* _What you have to do_
Copy every entry exactly.

=== Section Start ===

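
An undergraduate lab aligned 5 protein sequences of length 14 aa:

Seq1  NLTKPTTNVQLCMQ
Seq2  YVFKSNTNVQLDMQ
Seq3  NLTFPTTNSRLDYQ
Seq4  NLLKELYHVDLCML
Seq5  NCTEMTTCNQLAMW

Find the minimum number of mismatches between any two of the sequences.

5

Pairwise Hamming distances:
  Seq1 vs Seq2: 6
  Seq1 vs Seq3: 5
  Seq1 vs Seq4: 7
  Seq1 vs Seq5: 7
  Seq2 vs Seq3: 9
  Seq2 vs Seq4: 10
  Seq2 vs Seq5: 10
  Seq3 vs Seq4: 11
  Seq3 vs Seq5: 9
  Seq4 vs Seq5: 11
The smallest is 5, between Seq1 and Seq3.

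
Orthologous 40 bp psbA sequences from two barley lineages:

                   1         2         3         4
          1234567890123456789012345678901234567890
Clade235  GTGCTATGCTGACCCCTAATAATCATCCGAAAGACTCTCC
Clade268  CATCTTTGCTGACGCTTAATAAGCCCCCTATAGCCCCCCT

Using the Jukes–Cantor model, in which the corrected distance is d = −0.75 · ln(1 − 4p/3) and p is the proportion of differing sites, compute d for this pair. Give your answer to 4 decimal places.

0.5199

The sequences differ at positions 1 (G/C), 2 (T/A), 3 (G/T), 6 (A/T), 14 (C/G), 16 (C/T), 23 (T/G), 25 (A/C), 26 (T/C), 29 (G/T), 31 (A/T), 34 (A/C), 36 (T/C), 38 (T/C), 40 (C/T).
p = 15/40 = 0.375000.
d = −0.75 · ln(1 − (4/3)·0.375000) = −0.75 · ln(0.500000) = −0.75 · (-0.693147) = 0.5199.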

=== Section End ===

* _Answer for the task_
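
An undergraduate lab aligned 5 protein sequences of length 14 aa:

Seq1  NLTKPTTNVQLCMQ
Seq2  YVFKSNTNVQLDMQ
Seq3  NLTFPTTNSRLDYQ
Seq4  NLLKELYHVDLCML
Seq5  NCTEMTTCNQLAMW

Find the minimum number of mismatches between any two of the sequences.

5

Pairwise Hamming distances:
  Seq1 vs Seq2: 6
  Seq1 vs Seq3: 5
  Seq1 vs Seq4: 7
  Seq1 vs Seq5: 7
  Seq2 vs Seq3: 9
  Seq2 vs Seq4: 10
  Seq2 vs Seq5: 10
  Seq3 vs Seq4: 11
  Seq3 vs Seq5: 9
  Seq4 vs Seq5: 11
The smallest is 5, between Seq1 and Seq3.

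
Orthologous 40 bp psbA sequences from two barley lineages:

                   1         2         3         4
          1234567890123456789012345678901234567890
Clade235  GTGCTATGCTGACCCCTAATAATCATCCGAAAGACTCTCC
Clade268  CATCTTTGCTGACGCTTAATAAGCCCCCTATAGCCCCCCT

Using the Jukes–Cantor model, in which the corrected distance is d = −0.75 · ln(1 − 4p/3) and p is the proportion of differing sites, compute d for this pair. Give your answer to 4 decimal places.

0.5199

The sequences differ at positions 1 (G/C), 2 (T/A), 3 (G/T), 6 (A/T), 14 (C/G), 16 (C/T), 23 (T/G), 25 (A/C), 26 (T/C), 29 (G/T), 31 (A/T), 34 (A/C), 36 (T/C), 38 (T/C), 40 (C/T).
p = 15/40 = 0.375000.
d = −0.75 · ln(1 − (4/3)·0.375000) = −0.75 · ln(0.500000) = −0.75 · (-0.693147) = 0.5199.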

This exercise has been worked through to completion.